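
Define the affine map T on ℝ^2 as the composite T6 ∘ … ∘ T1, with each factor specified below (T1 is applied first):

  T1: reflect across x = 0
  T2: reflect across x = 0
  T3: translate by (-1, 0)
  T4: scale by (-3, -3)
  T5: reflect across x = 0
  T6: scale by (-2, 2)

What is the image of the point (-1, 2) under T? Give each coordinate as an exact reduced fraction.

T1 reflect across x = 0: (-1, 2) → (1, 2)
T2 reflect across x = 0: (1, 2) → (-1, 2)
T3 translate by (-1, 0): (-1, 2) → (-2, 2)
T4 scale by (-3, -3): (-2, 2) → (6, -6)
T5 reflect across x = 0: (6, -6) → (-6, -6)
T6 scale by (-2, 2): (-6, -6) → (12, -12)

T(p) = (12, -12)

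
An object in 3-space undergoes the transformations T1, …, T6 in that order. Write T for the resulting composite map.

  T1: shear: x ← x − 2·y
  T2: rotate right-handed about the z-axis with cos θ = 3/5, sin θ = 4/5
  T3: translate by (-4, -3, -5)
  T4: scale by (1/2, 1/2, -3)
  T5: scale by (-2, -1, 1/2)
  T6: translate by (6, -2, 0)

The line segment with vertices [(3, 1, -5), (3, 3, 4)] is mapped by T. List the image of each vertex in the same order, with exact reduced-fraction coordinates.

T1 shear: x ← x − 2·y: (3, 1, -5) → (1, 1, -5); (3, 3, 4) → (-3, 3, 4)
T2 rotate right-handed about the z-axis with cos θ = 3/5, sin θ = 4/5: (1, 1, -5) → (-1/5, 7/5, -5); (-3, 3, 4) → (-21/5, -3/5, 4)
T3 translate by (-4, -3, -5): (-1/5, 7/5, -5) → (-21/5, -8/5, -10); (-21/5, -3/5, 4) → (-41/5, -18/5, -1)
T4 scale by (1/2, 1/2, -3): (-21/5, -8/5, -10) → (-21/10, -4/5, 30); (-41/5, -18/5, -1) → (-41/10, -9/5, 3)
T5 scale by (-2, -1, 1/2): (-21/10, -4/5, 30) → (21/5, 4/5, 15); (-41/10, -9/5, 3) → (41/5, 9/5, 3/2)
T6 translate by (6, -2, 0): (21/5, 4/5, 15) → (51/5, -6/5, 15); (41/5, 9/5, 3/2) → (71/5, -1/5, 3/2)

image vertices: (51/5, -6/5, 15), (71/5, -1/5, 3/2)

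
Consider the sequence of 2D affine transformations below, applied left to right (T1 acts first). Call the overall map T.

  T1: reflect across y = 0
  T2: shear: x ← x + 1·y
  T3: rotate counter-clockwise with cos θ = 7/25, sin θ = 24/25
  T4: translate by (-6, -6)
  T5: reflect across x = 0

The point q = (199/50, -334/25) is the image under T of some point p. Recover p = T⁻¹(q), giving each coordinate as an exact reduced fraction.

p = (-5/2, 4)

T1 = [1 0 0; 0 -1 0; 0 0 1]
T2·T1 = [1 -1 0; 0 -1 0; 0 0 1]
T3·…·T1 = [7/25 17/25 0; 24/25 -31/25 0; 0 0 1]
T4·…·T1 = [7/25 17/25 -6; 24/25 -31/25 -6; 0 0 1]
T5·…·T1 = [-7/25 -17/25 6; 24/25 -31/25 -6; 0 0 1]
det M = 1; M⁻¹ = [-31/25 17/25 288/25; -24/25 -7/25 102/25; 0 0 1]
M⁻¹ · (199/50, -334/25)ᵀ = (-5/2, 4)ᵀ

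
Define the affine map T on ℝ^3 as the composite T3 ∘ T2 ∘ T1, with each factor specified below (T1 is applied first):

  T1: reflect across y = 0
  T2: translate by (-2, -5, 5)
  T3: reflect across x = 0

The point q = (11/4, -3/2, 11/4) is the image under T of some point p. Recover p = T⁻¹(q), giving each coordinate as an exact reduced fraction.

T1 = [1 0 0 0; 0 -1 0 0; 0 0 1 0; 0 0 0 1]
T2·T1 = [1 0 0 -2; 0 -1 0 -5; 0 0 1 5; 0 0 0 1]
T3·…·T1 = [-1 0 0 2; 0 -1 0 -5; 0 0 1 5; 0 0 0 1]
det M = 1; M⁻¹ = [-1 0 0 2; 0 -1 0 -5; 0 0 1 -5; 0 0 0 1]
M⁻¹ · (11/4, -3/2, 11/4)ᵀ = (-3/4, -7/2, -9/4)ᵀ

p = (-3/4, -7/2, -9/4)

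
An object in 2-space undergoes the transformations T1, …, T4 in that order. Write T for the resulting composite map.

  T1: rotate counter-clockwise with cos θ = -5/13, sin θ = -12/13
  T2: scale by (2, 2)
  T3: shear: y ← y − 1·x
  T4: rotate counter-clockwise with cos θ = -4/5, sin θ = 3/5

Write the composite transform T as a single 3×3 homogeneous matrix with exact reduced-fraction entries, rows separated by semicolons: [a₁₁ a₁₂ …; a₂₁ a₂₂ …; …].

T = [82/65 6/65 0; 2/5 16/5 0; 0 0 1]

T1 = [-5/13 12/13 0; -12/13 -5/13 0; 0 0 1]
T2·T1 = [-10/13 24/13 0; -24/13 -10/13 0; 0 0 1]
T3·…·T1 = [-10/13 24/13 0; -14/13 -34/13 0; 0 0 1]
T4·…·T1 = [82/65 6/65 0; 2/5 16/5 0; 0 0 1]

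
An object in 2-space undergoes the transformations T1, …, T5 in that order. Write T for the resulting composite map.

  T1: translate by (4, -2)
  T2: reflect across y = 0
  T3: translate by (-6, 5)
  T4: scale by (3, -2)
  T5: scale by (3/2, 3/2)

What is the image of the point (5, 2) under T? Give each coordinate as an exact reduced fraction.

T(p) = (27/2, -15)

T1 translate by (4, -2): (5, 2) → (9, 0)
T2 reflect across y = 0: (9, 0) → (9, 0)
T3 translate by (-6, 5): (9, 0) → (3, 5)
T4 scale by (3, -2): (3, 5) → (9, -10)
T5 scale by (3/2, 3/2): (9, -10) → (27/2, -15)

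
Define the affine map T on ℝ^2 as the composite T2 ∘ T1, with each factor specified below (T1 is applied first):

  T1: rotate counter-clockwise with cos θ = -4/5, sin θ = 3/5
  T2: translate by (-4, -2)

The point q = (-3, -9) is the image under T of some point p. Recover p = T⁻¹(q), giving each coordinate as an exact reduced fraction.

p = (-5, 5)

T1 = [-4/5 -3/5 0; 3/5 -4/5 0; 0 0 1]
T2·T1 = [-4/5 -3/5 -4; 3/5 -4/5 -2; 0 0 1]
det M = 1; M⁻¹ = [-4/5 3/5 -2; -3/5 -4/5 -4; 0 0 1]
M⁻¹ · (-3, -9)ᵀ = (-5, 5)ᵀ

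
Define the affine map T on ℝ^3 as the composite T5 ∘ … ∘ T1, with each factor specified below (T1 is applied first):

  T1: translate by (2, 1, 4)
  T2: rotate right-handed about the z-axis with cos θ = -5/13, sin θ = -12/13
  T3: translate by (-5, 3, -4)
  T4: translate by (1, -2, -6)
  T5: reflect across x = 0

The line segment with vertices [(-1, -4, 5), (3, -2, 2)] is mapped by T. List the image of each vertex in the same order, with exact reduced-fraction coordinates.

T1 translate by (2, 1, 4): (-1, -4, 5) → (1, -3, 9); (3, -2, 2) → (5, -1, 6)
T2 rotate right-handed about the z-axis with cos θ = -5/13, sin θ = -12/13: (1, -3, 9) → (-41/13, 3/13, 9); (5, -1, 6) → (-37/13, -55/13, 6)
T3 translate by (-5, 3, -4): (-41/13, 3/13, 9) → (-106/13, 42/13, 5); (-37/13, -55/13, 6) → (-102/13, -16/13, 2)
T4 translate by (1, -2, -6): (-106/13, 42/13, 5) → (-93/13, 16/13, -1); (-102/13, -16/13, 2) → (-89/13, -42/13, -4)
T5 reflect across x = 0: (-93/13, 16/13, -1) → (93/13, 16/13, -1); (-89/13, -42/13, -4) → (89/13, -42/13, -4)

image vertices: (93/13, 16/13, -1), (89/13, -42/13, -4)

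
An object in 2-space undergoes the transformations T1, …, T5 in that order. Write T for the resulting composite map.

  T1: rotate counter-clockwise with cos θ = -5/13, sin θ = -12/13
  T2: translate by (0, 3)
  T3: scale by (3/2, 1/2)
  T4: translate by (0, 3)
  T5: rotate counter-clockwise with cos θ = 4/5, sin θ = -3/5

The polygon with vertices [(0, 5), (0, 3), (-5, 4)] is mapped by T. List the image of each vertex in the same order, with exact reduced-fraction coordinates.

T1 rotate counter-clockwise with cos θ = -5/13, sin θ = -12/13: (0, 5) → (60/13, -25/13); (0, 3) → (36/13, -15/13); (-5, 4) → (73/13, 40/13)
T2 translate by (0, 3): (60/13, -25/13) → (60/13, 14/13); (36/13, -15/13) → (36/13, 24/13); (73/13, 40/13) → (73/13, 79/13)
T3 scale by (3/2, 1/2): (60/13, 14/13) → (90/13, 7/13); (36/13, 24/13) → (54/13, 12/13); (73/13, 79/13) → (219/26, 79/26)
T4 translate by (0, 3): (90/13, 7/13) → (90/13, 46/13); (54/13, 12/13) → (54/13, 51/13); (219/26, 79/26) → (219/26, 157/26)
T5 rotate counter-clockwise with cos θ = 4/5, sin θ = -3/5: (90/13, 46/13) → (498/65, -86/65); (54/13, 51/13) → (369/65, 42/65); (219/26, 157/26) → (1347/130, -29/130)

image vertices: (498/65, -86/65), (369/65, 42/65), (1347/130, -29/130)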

━━━━━━━━━━━━━━━━

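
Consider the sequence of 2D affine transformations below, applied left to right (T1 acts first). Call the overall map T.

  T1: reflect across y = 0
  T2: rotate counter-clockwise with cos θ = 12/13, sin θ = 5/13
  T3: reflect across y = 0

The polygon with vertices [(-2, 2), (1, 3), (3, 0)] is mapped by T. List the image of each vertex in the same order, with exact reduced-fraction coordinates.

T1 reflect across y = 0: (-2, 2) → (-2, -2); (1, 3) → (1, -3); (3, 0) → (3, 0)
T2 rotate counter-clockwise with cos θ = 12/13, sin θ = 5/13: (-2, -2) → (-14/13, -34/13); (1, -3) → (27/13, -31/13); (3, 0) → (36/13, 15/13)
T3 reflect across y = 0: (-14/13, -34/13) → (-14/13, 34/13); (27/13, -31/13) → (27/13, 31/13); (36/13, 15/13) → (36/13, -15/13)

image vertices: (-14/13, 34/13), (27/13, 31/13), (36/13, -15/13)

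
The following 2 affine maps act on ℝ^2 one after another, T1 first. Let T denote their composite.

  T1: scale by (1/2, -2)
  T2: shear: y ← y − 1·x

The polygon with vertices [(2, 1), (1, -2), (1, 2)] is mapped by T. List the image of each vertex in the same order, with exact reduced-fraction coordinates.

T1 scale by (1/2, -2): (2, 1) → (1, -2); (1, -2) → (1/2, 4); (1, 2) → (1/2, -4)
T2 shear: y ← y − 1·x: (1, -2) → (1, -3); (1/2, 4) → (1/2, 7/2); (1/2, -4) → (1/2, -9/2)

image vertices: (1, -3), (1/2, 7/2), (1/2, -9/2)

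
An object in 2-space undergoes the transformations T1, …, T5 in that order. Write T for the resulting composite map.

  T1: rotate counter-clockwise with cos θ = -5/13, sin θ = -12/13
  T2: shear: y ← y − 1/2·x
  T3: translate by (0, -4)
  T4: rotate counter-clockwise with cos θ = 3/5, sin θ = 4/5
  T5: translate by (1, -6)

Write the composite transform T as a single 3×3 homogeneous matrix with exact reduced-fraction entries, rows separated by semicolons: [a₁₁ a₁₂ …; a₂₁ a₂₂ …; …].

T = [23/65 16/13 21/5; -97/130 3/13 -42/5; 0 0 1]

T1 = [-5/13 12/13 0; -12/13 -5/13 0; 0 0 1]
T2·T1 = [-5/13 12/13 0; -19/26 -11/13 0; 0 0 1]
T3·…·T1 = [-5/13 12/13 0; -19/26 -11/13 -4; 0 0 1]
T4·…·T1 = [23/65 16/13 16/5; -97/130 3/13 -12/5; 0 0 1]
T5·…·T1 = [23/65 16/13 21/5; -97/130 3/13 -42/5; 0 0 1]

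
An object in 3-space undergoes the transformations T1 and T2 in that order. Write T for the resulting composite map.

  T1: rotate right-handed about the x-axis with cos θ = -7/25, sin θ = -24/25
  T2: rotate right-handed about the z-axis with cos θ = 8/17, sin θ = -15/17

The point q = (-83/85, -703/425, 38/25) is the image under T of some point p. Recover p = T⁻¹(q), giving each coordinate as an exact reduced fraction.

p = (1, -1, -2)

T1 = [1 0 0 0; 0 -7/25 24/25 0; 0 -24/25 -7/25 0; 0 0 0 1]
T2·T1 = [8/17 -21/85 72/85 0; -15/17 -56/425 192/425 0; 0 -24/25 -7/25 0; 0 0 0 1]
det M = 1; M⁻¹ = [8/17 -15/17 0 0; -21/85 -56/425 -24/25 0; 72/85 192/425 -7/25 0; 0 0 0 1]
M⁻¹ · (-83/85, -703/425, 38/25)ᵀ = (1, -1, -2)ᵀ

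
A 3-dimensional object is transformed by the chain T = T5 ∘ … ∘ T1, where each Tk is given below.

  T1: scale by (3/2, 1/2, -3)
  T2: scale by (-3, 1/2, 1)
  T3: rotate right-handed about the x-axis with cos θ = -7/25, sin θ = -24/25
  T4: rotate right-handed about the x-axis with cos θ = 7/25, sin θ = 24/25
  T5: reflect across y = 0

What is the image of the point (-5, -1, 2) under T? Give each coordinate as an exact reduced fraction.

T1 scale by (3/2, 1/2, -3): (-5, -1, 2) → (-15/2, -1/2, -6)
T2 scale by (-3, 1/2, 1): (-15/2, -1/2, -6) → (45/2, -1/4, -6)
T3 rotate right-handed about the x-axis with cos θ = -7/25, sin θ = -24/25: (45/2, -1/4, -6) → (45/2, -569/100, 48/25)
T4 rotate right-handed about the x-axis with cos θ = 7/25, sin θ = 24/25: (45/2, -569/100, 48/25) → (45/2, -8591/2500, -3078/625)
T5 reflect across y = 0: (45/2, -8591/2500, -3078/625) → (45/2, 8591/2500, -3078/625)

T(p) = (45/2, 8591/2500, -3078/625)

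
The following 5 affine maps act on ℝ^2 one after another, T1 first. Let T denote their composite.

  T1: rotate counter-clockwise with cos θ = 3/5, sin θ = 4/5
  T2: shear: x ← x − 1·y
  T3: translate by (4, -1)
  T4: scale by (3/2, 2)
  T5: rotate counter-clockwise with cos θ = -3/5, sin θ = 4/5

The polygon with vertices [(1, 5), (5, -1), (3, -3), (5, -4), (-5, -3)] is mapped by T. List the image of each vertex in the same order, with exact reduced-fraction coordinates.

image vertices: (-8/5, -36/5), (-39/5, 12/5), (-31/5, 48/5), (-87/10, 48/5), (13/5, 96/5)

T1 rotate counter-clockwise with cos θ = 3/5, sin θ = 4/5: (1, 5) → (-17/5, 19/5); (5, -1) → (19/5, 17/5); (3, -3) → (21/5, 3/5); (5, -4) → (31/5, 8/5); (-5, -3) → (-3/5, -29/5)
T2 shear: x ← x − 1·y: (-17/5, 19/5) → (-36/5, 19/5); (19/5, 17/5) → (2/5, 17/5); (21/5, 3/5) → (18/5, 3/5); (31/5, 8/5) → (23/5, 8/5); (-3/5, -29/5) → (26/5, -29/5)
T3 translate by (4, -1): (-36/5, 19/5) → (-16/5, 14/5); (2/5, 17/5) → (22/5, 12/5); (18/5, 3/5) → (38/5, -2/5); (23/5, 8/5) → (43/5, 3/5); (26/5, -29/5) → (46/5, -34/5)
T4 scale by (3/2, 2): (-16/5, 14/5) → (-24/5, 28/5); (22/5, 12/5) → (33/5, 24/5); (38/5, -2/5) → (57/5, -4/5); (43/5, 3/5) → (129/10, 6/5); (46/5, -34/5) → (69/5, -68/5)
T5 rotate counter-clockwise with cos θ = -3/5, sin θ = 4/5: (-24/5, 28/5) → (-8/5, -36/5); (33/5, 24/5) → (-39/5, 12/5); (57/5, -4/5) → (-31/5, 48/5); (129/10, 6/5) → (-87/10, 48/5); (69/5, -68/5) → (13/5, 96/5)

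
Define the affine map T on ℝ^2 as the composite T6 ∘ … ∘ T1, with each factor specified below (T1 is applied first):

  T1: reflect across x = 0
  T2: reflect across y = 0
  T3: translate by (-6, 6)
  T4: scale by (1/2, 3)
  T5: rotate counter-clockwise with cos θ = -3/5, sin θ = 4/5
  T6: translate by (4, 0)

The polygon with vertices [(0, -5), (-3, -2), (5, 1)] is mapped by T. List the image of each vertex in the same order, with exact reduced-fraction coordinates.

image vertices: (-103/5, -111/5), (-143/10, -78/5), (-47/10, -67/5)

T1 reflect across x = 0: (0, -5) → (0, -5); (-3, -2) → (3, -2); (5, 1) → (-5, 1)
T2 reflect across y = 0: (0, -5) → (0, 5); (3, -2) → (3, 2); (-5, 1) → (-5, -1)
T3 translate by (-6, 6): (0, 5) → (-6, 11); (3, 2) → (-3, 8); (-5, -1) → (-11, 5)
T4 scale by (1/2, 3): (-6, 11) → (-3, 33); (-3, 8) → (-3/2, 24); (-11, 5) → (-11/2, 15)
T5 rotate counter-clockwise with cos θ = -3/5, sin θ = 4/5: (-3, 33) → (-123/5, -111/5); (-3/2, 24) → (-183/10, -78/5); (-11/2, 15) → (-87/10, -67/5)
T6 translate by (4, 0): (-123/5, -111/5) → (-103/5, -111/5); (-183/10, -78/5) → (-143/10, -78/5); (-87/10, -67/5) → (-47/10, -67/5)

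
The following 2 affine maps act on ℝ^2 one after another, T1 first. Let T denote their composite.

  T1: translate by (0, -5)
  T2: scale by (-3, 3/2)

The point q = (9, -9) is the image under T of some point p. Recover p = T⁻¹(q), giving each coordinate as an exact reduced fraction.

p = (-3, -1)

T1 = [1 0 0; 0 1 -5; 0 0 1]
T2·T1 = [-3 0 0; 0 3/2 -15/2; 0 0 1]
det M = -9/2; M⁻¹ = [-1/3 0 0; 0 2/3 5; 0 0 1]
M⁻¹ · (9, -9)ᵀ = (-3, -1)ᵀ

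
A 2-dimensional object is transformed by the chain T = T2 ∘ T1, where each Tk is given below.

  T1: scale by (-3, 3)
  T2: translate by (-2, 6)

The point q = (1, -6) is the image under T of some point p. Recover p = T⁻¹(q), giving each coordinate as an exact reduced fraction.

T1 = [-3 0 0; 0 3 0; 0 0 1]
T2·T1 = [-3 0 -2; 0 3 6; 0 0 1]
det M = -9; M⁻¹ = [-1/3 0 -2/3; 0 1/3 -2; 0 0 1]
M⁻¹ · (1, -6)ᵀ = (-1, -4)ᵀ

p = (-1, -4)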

━━━━━━━━━━━━━━━━

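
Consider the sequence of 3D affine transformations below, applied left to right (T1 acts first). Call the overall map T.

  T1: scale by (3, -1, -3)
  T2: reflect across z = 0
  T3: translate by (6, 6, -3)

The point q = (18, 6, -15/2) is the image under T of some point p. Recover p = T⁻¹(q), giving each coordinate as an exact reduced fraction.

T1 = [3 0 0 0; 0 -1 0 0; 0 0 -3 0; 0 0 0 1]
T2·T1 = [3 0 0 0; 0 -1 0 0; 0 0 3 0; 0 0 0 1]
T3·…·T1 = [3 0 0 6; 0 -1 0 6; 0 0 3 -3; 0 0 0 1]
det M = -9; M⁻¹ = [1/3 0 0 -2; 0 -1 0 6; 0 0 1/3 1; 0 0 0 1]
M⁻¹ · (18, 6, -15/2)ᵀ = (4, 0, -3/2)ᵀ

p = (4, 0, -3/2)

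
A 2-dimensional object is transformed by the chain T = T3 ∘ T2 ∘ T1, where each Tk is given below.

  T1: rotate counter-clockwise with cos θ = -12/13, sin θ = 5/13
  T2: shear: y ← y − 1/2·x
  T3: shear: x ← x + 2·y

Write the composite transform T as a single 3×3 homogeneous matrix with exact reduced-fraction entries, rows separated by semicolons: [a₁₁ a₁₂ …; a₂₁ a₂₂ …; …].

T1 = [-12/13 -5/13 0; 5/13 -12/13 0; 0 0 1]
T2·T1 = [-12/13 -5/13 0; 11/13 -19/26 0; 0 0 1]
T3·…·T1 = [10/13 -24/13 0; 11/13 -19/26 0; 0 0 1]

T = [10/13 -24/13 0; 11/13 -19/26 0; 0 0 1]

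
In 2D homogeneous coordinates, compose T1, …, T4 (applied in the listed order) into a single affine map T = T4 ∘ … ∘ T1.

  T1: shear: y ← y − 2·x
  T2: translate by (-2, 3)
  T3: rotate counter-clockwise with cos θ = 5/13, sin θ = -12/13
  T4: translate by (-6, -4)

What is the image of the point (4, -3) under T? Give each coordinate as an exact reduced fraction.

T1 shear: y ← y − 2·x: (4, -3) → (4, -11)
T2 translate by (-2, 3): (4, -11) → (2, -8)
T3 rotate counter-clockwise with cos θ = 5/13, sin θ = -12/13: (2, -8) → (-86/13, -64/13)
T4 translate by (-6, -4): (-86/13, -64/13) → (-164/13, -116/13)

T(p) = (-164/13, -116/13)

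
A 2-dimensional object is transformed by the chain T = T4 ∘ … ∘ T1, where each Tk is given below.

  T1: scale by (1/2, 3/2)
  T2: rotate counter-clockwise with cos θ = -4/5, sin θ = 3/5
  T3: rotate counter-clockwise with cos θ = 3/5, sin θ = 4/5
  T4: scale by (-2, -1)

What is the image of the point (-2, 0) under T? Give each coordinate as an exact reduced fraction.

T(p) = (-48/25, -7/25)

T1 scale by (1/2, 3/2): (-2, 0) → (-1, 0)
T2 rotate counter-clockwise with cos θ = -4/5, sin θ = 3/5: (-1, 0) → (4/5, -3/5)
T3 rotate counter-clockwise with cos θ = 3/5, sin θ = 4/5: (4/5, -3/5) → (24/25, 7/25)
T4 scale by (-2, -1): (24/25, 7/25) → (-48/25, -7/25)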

━━━━━━━━━━━━━━━━

* TASK REQUIREMENTS *
For the records above, state how many lines contain "specified", and nothing more.

* OUTPUT FOR THIS EXERCISE *
5